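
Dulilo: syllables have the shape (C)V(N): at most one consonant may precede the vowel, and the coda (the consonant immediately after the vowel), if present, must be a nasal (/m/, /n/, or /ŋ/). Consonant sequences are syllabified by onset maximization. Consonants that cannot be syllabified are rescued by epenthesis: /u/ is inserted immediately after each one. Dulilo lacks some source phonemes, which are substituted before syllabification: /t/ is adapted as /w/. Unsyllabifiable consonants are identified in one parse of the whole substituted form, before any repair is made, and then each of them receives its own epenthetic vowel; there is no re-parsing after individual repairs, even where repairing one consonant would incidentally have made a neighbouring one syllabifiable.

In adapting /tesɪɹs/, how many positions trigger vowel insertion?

After substitution the input is /wesɪɹs/.
The unsyllabifiable consonants are /ɹ/, /s/; each receives one epenthetic vowel.

2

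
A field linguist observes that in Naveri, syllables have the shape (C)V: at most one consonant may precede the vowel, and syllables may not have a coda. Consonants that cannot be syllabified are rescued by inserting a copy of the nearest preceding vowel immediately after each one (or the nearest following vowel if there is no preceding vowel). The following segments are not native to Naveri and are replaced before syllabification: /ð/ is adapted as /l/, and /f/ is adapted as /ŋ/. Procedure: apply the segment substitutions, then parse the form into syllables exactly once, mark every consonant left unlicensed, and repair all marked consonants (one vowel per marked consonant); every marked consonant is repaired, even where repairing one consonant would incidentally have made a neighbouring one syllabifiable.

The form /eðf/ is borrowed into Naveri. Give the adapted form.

Substitution: /ð/ → /l/, /f/ → /ŋ/, giving /elŋ/.
Under (C)V, the unsyllabifiable consonants are /l/, /ŋ/ (no codas are permitted; onsets are limited to one consonant).
Epenthesis after each stranded consonant: /l/ → /le/, /ŋ/ → /ŋe/.

eleŋe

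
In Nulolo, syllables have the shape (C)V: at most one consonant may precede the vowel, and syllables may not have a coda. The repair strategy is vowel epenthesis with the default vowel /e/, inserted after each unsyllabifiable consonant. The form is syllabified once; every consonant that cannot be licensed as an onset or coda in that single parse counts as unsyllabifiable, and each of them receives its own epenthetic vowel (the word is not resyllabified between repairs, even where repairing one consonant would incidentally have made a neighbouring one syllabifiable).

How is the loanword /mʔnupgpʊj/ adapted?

Syllabifying with onset maximization leaves /m/, /ʔ/, /p/, /g/, /j/ stranded (no codas are permitted; onsets are limited to one consonant).
Epenthesis after each stranded consonant: /m/ → /me/, /ʔ/ → /ʔe/, /p/ → /pe/, /g/ → /ge/, /j/ → /je/.

meʔenupegepʊje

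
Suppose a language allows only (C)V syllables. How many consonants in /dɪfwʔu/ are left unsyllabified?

2

Under (C)V, the unsyllabifiable consonants are /f/, /w/ (no codas are permitted; onsets are limited to one consonant).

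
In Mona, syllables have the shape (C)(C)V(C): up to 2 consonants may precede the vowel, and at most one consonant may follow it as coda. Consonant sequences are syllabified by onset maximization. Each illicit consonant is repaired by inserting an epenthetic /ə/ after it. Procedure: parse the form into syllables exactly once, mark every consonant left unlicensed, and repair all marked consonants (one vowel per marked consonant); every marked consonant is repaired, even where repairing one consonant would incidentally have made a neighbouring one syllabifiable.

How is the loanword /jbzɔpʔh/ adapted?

jəbzɔpʔəhə

Syllabifying with onset maximization leaves /j/, /ʔ/, /h/ stranded (at most one coda consonant is licensed; onsets may contain at most 2 consonants).
Each unlicensed consonant becomes the onset of a new syllable: /j/ → /jə/, /ʔ/ → /ʔə/, /h/ → /hə/.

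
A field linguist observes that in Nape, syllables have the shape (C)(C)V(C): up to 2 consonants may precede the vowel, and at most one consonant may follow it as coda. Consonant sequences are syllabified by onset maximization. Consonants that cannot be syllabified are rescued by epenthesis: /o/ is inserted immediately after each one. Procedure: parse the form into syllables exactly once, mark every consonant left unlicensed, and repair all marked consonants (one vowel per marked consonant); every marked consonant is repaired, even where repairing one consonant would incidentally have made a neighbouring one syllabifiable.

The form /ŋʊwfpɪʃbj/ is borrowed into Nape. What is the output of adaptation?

Under (C)(C)V(C), the unsyllabifiable consonants are /b/, /j/ (at most one coda consonant is licensed; onsets may contain at most 2 consonants).
Inserting the epenthetic vowel yields /b/ → /bo/, /j/ → /jo/.

ŋʊwfpɪʃbojo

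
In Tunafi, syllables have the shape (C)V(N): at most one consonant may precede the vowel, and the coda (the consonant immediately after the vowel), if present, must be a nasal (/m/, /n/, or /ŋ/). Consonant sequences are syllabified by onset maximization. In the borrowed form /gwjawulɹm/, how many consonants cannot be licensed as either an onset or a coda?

Under (C)V(N), the unsyllabifiable consonants are /g/, /w/, /l/, /ɹ/, /m/ (only a nasal (/m/, /n/, or /ŋ/) is licensed in coda position; onsets are limited to one consonant).

5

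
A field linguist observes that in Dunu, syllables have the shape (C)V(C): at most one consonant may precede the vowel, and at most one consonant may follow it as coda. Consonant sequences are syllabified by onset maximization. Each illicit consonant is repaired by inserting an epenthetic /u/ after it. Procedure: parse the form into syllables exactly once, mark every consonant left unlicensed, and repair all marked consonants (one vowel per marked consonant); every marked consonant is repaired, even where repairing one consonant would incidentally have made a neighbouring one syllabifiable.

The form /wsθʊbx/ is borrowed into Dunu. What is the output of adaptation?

wusuθʊbxu

Syllabifying with onset maximization leaves /w/, /s/, /x/ stranded (at most one coda consonant is licensed; onsets are limited to one consonant).
Inserting the epenthetic vowel yields /w/ → /wu/, /s/ → /su/, /x/ → /xu/.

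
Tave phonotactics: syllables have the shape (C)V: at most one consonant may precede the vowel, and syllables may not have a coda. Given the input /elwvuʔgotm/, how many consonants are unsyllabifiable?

5

Syllabifying with onset maximization leaves /l/, /w/, /ʔ/, /t/, /m/ stranded (no codas are permitted; onsets are limited to one consonant).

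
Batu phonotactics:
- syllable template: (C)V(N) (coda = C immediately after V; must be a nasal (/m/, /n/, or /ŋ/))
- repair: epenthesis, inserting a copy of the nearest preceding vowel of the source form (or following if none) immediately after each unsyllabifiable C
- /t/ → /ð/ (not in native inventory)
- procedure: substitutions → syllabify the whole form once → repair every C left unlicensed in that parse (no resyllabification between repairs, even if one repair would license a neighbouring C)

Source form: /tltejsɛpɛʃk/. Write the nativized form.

ðeleðejesɛpɛʃɛkɛ

Substitution: /t/ → /ð/, giving /ðlðejsɛpɛʃk/.
Under (C)V(N), the unsyllabifiable consonants are /ð/, /l/, /j/, /ʃ/, /k/ (only a nasal (/m/, /n/, or /ŋ/) is licensed in coda position; onsets are limited to one consonant).
Epenthesis after each stranded consonant: /ð/ → /ðe/, /l/ → /le/, /j/ → /je/, /ʃ/ → /ʃɛ/, /k/ → /kɛ/.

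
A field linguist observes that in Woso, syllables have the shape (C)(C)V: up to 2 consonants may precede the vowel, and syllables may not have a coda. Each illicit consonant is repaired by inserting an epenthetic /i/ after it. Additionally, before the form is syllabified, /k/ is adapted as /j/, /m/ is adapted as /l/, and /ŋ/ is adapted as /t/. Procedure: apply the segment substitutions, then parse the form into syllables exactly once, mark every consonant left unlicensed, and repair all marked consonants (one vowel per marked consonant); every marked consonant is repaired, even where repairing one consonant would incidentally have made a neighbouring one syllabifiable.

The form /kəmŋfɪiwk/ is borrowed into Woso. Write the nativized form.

jəlitfɪiwiji

Substitution: /k/ → /j/, /m/ → /l/, /ŋ/ → /t/, giving /jəltfɪiwj/.
Syllabifying with onset maximization leaves /l/, /w/, /j/ stranded (no codas are permitted; onsets may contain at most 2 consonants).
Epenthesis after each stranded consonant: /l/ → /li/, /w/ → /wi/, /j/ → /ji/.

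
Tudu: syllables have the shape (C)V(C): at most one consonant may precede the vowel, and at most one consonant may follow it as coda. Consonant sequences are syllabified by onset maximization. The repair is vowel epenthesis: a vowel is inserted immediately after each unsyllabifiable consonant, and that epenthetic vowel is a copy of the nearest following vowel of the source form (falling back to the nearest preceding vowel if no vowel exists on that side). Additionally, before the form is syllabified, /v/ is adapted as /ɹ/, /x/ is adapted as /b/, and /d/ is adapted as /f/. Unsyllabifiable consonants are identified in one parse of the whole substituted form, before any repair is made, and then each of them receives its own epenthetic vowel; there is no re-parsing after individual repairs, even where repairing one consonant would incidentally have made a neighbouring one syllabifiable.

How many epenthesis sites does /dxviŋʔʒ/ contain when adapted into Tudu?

4

After substitution the input is /fbɹiŋʔʒ/.
The unsyllabifiable consonants are /f/, /b/, /ʔ/, /ʒ/; each receives one epenthetic vowel.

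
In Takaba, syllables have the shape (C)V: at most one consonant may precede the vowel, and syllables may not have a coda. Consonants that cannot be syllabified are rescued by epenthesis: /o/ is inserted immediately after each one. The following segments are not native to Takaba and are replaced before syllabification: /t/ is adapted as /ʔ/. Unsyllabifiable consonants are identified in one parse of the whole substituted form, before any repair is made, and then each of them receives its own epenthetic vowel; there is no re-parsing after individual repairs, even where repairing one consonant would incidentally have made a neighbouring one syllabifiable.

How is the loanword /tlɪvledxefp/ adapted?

ʔolɪvoledoxefopo

Substitution: /t/ → /ʔ/, giving /ʔlɪvledxefp/.
Syllabifying with onset maximization leaves /ʔ/, /v/, /d/, /f/, /p/ stranded (no codas are permitted; onsets are limited to one consonant).
Inserting the epenthetic vowel yields /ʔ/ → /ʔo/, /v/ → /vo/, /d/ → /do/, /f/ → /fo/, /p/ → /po/.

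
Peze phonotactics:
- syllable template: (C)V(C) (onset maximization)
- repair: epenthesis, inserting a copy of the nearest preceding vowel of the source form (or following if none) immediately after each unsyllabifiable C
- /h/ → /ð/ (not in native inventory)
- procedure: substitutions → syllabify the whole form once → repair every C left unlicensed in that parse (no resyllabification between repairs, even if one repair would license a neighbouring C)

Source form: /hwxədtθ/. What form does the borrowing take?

Substitution: /h/ → /ð/, giving /ðwxədtθ/.
The consonants /ð/, /w/, /t/, /θ/ cannot be parsed into a legal (C)V(C) syllable (at most one coda consonant is licensed; onsets are limited to one consonant).
Each unlicensed consonant becomes the onset of a new syllable: /ð/ → /ðə/, /w/ → /wə/, /t/ → /tə/, /θ/ → /θə/.

ðəwəxədtəθə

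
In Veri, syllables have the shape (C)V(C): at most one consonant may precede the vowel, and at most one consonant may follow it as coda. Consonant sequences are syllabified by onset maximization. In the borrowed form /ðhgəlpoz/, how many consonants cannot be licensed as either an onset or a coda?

2

Syllabifying with onset maximization leaves /ð/, /h/ stranded (at most one coda consonant is licensed; onsets are limited to one consonant).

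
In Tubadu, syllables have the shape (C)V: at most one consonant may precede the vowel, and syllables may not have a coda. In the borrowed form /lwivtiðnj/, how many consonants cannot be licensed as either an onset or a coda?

Syllabifying with onset maximization leaves /l/, /v/, /ð/, /n/, /j/ stranded (no codas are permitted; onsets are limited to one consonant).

5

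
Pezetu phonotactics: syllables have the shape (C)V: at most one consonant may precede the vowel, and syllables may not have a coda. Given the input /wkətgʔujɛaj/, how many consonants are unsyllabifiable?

Under (C)V, the unsyllabifiable consonants are /w/, /t/, /g/, /j/ (no codas are permitted; onsets are limited to one consonant).

4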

⁂

Task description: A single integer is the expected output: the number of lines in the data that include the word "inventory".

Answer space: 2